Task brief: Reply with every entry, repeated exactly as given.

Given data:
◆ ◆ ◆ ◆ ◆ ◆ ◆
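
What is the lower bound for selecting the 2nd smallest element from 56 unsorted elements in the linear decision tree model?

Selecting the 2nd smallest of 56 elements requires Omega(n) comparisons. Every element must be compared at least once. The BFPRT algorithm achieves O(n), making this tight.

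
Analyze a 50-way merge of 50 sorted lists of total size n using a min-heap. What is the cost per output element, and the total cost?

Maintain a min-heap of size 50 holding the current head of each list. Each output step does one extract-min (O(log 50)) and one insert of that list's next element (O(log 50)). Each of the n elements passes through the heap exactly once, so the total cost is O(n log 50), i.e. O(log 50) per output element.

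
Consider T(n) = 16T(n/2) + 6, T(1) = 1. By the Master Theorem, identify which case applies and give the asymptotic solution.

a=16, b=2, f(n)=6.
log_2(16) = 4 > 0.
Since f(n) = O(n^0) is polynomially smaller than n^4, Case 1 applies.
T(n) = Theta(n^4).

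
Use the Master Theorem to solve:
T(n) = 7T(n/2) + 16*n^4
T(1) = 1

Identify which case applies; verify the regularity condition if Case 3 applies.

a=7, b=2, f(n)=16*n^4.
log_2(7) = 2.807 < 4.
f(n) = Omega(n^(2.807+epsilon)) for some epsilon > 0, so Case 3 is the candidate.
Regularity: a*f(n/b) = 7*16*(n/2)^4 = (7/16)*16*n^4 <= c*f(n) with c = 7/16 < 1. Satisfied.
Case 3: T(n) = Theta(n^4).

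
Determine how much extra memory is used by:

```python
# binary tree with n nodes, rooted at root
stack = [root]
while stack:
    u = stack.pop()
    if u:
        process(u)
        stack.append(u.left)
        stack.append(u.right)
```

Space complexity: O(n).
Auxiliary storage grows linearly with the input size n in the worst case.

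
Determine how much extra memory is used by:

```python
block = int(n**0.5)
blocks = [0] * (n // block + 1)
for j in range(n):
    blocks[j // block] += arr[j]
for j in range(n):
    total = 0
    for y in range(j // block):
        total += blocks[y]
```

Space complexity: O(sqrt(n)).
Storage scales with sqrt(n).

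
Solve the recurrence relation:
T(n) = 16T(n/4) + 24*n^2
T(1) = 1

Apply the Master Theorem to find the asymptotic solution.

a=16, b=4, f(n)=24*n^2. log_4(16) = 2. Case 2: T(n) = O(n^2 log n).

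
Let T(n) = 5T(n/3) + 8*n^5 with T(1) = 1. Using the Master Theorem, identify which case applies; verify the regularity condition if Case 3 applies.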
◆ ◆ ◆ ◆ ◆ ◆ ◆
Solution:
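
What is the lower bound for selecting the 2nd smallest element from 56 unsorted elements in the linear decision tree model?

Selecting the 2nd smallest of 56 elements requires Omega(n) comparisons. Every element must be compared at least once. The BFPRT algorithm achieves O(n), making this tight.

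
Analyze a 50-way merge of 50 sorted lists of total size n using a min-heap. What is the cost per output element, and the total cost?

Maintain a min-heap of size 50 holding the current head of each list. Each output step does one extract-min (O(log 50)) and one insert of that list's next element (O(log 50)). Each of the n elements passes through the heap exactly once, so the total cost is O(n log 50), i.e. O(log 50) per output element.

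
Consider T(n) = 16T(n/2) + 6, T(1) = 1. By the Master Theorem, identify which case applies and give the asymptotic solution.

a=16, b=2, f(n)=6.
log_2(16) = 4 > 0.
Since f(n) = O(n^0) is polynomially smaller than n^4, Case 1 applies.
T(n) = Theta(n^4).

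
Use the Master Theorem to solve:
T(n) = 7T(n/2) + 16*n^4
T(1) = 1

Identify which case applies; verify the regularity condition if Case 3 applies.

a=7, b=2, f(n)=16*n^4.
log_2(7) = 2.807 < 4.
f(n) = Omega(n^(2.807+epsilon)) for some epsilon > 0, so Case 3 is the candidate.
Regularity: a*f(n/b) = 7*16*(n/2)^4 = (7/16)*16*n^4 <= c*f(n) with c = 7/16 < 1. Satisfied.
Case 3: T(n) = Theta(n^4).

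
Determine how much extra memory is used by:

```python
# binary tree with n nodes, rooted at root
stack = [root]
while stack:
    u = stack.pop()
    if u:
        process(u)
        stack.append(u.left)
        stack.append(u.right)
```

Space complexity: O(n).
Auxiliary storage grows linearly with the input size n in the worst case.

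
Determine how much extra memory is used by:

```python
block = int(n**0.5)
blocks = [0] * (n // block + 1)
for j in range(n):
    blocks[j // block] += arr[j]
for j in range(n):
    total = 0
    for y in range(j // block):
        total += blocks[y]
```

Space complexity: O(sqrt(n)).
Storage scales with sqrt(n).

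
Solve the recurrence relation:
T(n) = 16T(n/4) + 24*n^2
T(1) = 1

Apply the Master Theorem to find the asymptotic solution.

a=16, b=4, f(n)=24*n^2. log_4(16) = 2. Case 2: T(n) = O(n^2 log n).

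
Let T(n) = 5T(n/3) + 8*n^5 with T(1) = 1. Using the Master Theorem, identify which case applies; verify the regularity condition if Case 3 applies.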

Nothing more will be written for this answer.